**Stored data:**

-------------------------

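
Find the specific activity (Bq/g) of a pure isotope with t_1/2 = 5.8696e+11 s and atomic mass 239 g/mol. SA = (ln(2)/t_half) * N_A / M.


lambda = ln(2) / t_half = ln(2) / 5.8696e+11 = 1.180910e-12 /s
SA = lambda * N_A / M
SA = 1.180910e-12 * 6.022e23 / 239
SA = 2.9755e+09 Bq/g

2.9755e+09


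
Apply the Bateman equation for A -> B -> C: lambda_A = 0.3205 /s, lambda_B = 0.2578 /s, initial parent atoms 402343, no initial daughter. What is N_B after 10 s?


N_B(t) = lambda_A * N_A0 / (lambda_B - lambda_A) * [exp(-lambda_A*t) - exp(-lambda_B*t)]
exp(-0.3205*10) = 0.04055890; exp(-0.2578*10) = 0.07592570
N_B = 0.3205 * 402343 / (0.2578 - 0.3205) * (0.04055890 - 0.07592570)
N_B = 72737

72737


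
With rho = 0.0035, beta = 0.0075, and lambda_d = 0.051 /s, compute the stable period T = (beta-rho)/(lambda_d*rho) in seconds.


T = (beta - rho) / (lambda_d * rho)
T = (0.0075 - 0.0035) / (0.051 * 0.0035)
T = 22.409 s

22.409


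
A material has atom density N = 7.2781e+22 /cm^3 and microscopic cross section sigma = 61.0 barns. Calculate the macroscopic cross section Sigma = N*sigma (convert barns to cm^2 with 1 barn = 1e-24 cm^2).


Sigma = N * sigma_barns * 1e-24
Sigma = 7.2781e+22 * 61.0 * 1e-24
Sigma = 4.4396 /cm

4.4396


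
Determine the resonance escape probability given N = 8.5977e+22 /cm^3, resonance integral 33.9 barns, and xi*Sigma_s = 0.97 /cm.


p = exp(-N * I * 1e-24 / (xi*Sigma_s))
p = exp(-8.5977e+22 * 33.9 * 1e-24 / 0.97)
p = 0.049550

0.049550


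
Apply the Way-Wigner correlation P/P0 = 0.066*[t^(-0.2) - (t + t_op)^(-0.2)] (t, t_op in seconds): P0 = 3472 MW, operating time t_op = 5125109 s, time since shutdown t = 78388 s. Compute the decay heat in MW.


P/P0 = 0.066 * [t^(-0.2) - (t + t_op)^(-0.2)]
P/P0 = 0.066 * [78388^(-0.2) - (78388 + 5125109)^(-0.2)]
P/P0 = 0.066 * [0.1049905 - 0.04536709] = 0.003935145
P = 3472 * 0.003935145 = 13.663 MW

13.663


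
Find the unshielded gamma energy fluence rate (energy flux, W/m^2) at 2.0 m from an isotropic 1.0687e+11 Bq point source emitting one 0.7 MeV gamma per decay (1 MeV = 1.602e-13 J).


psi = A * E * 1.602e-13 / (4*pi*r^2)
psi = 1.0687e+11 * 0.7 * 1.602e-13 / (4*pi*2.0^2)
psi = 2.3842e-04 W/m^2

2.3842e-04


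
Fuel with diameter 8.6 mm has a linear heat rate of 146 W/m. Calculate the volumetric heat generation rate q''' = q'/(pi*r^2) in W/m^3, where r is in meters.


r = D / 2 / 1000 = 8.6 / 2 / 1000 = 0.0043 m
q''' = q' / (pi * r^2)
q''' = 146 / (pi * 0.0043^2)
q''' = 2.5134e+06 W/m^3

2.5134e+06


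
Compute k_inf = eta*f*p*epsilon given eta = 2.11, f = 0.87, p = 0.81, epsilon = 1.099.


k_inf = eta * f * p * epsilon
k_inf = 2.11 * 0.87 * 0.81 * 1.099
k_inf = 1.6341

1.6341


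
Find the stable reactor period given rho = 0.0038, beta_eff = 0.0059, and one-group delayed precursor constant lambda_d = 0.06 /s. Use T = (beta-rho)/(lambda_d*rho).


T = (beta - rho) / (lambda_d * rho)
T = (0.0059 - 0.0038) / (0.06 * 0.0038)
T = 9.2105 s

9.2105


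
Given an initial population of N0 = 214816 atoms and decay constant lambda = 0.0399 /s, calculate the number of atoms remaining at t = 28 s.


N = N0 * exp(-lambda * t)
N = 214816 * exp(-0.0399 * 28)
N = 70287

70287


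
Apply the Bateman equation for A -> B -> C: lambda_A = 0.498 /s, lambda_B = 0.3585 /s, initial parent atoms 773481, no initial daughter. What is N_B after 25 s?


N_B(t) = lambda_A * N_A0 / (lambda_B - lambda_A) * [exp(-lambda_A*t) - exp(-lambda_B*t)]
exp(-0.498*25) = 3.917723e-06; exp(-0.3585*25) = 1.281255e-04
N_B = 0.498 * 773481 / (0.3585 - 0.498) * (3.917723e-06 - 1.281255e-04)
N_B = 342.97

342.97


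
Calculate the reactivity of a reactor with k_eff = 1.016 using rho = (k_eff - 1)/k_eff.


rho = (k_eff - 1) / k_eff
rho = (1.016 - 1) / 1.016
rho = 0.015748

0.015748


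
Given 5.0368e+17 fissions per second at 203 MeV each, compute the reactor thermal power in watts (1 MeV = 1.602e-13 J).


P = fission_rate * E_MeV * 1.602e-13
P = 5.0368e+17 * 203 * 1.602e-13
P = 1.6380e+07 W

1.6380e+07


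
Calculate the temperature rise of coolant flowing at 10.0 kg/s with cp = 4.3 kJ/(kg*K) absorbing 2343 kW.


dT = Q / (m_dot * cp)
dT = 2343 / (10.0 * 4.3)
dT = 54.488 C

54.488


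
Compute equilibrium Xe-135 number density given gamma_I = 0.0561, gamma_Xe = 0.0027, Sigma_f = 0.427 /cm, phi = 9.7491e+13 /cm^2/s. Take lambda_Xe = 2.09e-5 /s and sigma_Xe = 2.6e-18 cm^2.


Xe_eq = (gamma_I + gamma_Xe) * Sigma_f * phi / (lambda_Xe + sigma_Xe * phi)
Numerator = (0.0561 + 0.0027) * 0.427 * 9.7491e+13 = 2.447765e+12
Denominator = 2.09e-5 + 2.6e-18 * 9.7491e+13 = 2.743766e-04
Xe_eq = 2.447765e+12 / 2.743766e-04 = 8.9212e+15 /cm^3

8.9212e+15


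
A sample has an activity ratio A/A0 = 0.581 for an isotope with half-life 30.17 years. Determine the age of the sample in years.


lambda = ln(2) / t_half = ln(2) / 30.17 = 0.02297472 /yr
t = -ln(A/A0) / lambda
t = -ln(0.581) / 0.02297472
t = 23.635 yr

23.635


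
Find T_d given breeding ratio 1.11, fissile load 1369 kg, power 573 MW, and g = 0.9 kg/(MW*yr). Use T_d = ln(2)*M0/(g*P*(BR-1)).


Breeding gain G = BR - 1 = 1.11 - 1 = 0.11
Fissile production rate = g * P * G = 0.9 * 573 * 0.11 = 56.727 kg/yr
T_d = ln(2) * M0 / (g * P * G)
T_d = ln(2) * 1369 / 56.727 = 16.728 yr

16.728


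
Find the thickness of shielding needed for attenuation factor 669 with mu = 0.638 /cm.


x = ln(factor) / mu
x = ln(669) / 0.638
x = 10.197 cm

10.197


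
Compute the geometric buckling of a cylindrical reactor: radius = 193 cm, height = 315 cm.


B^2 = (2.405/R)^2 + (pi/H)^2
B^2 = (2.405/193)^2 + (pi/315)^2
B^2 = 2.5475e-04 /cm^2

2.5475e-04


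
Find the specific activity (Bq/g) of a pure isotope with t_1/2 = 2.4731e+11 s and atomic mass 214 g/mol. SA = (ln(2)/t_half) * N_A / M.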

-------------------------

**WHAT NEEDS TO BE DONE:**
Each record is to be given again in full, exactly as it reads.

**RESPONSE TO THIS TASK:**
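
Find the specific activity (Bq/g) of a pure isotope with t_1/2 = 5.8696e+11 s and atomic mass 239 g/mol. SA = (ln(2)/t_half) * N_A / M.


lambda = ln(2) / t_half = ln(2) / 5.8696e+11 = 1.180910e-12 /s
SA = lambda * N_A / M
SA = 1.180910e-12 * 6.022e23 / 239
SA = 2.9755e+09 Bq/g

2.9755e+09


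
Apply the Bateman equation for A -> B -> C: lambda_A = 0.3205 /s, lambda_B = 0.2578 /s, initial parent atoms 402343, no initial daughter. What is N_B after 10 s?


N_B(t) = lambda_A * N_A0 / (lambda_B - lambda_A) * [exp(-lambda_A*t) - exp(-lambda_B*t)]
exp(-0.3205*10) = 0.04055890; exp(-0.2578*10) = 0.07592570
N_B = 0.3205 * 402343 / (0.2578 - 0.3205) * (0.04055890 - 0.07592570)
N_B = 72737

72737


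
With rho = 0.0035, beta = 0.0075, and lambda_d = 0.051 /s, compute the stable period T = (beta-rho)/(lambda_d*rho) in seconds.


T = (beta - rho) / (lambda_d * rho)
T = (0.0075 - 0.0035) / (0.051 * 0.0035)
T = 22.409 s

22.409


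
A material has atom density N = 7.2781e+22 /cm^3 and microscopic cross section sigma = 61.0 barns. Calculate the macroscopic cross section Sigma = N*sigma (convert barns to cm^2 with 1 barn = 1e-24 cm^2).


Sigma = N * sigma_barns * 1e-24
Sigma = 7.2781e+22 * 61.0 * 1e-24
Sigma = 4.4396 /cm

4.4396


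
Determine the resonance escape probability given N = 8.5977e+22 /cm^3, resonance integral 33.9 barns, and xi*Sigma_s = 0.97 /cm.


p = exp(-N * I * 1e-24 / (xi*Sigma_s))
p = exp(-8.5977e+22 * 33.9 * 1e-24 / 0.97)
p = 0.049550

0.049550


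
Apply the Way-Wigner correlation P/P0 = 0.066*[t^(-0.2) - (t + t_op)^(-0.2)] (t, t_op in seconds): P0 = 3472 MW, operating time t_op = 5125109 s, time since shutdown t = 78388 s. Compute the decay heat in MW.


P/P0 = 0.066 * [t^(-0.2) - (t + t_op)^(-0.2)]
P/P0 = 0.066 * [78388^(-0.2) - (78388 + 5125109)^(-0.2)]
P/P0 = 0.066 * [0.1049905 - 0.04536709] = 0.003935145
P = 3472 * 0.003935145 = 13.663 MW

13.663


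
Find the unshielded gamma energy fluence rate (energy flux, W/m^2) at 2.0 m from an isotropic 1.0687e+11 Bq point source emitting one 0.7 MeV gamma per decay (1 MeV = 1.602e-13 J).


psi = A * E * 1.602e-13 / (4*pi*r^2)
psi = 1.0687e+11 * 0.7 * 1.602e-13 / (4*pi*2.0^2)
psi = 2.3842e-04 W/m^2

2.3842e-04


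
Fuel with diameter 8.6 mm has a linear heat rate of 146 W/m. Calculate the volumetric heat generation rate q''' = q'/(pi*r^2) in W/m^3, where r is in meters.


r = D / 2 / 1000 = 8.6 / 2 / 1000 = 0.0043 m
q''' = q' / (pi * r^2)
q''' = 146 / (pi * 0.0043^2)
q''' = 2.5134e+06 W/m^3

2.5134e+06


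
Compute k_inf = eta*f*p*epsilon given eta = 2.11, f = 0.87, p = 0.81, epsilon = 1.099.


k_inf = eta * f * p * epsilon
k_inf = 2.11 * 0.87 * 0.81 * 1.099
k_inf = 1.6341

1.6341


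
Find the stable reactor period given rho = 0.0038, beta_eff = 0.0059, and one-group delayed precursor constant lambda_d = 0.06 /s. Use T = (beta-rho)/(lambda_d*rho).


T = (beta - rho) / (lambda_d * rho)
T = (0.0059 - 0.0038) / (0.06 * 0.0038)
T = 9.2105 s

9.2105


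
Given an initial population of N0 = 214816 atoms and decay constant lambda = 0.0399 /s, calculate the number of atoms remaining at t = 28 s.


N = N0 * exp(-lambda * t)
N = 214816 * exp(-0.0399 * 28)
N = 70287

70287


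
Apply the Bateman equation for A -> B -> C: lambda_A = 0.498 /s, lambda_B = 0.3585 /s, initial parent atoms 773481, no initial daughter. What is N_B after 25 s?


N_B(t) = lambda_A * N_A0 / (lambda_B - lambda_A) * [exp(-lambda_A*t) - exp(-lambda_B*t)]
exp(-0.498*25) = 3.917723e-06; exp(-0.3585*25) = 1.281255e-04
N_B = 0.498 * 773481 / (0.3585 - 0.498) * (3.917723e-06 - 1.281255e-04)
N_B = 342.97

342.97


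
Calculate the reactivity of a reactor with k_eff = 1.016 using rho = (k_eff - 1)/k_eff.


rho = (k_eff - 1) / k_eff
rho = (1.016 - 1) / 1.016
rho = 0.015748

0.015748


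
Given 5.0368e+17 fissions per second at 203 MeV each, compute the reactor thermal power in watts (1 MeV = 1.602e-13 J).


P = fission_rate * E_MeV * 1.602e-13
P = 5.0368e+17 * 203 * 1.602e-13
P = 1.6380e+07 W

1.6380e+07


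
Calculate the temperature rise of coolant flowing at 10.0 kg/s with cp = 4.3 kJ/(kg*K) absorbing 2343 kW.


dT = Q / (m_dot * cp)
dT = 2343 / (10.0 * 4.3)
dT = 54.488 C

54.488


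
Compute equilibrium Xe-135 number density given gamma_I = 0.0561, gamma_Xe = 0.0027, Sigma_f = 0.427 /cm, phi = 9.7491e+13 /cm^2/s. Take lambda_Xe = 2.09e-5 /s and sigma_Xe = 2.6e-18 cm^2.


Xe_eq = (gamma_I + gamma_Xe) * Sigma_f * phi / (lambda_Xe + sigma_Xe * phi)
Numerator = (0.0561 + 0.0027) * 0.427 * 9.7491e+13 = 2.447765e+12
Denominator = 2.09e-5 + 2.6e-18 * 9.7491e+13 = 2.743766e-04
Xe_eq = 2.447765e+12 / 2.743766e-04 = 8.9212e+15 /cm^3

8.9212e+15


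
A sample has an activity ratio A/A0 = 0.581 for an isotope with half-life 30.17 years. Determine the age of the sample in years.


lambda = ln(2) / t_half = ln(2) / 30.17 = 0.02297472 /yr
t = -ln(A/A0) / lambda
t = -ln(0.581) / 0.02297472
t = 23.635 yr

23.635


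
Find T_d given breeding ratio 1.11, fissile load 1369 kg, power 573 MW, and g = 0.9 kg/(MW*yr). Use T_d = ln(2)*M0/(g*P*(BR-1)).


Breeding gain G = BR - 1 = 1.11 - 1 = 0.11
Fissile production rate = g * P * G = 0.9 * 573 * 0.11 = 56.727 kg/yr
T_d = ln(2) * M0 / (g * P * G)
T_d = ln(2) * 1369 / 56.727 = 16.728 yr

16.728


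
Find the thickness of shielding needed for attenuation factor 669 with mu = 0.638 /cm.


x = ln(factor) / mu
x = ln(669) / 0.638
x = 10.197 cm

10.197


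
Compute the geometric buckling of a cylindrical reactor: radius = 193 cm, height = 315 cm.


B^2 = (2.405/R)^2 + (pi/H)^2
B^2 = (2.405/193)^2 + (pi/315)^2
B^2 = 2.5475e-04 /cm^2

2.5475e-04


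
Find the specific activity (Bq/g) of a pure isotope with t_1/2 = 2.4731e+11 s and atomic mass 214 g/mol. SA = (ln(2)/t_half) * N_A / M.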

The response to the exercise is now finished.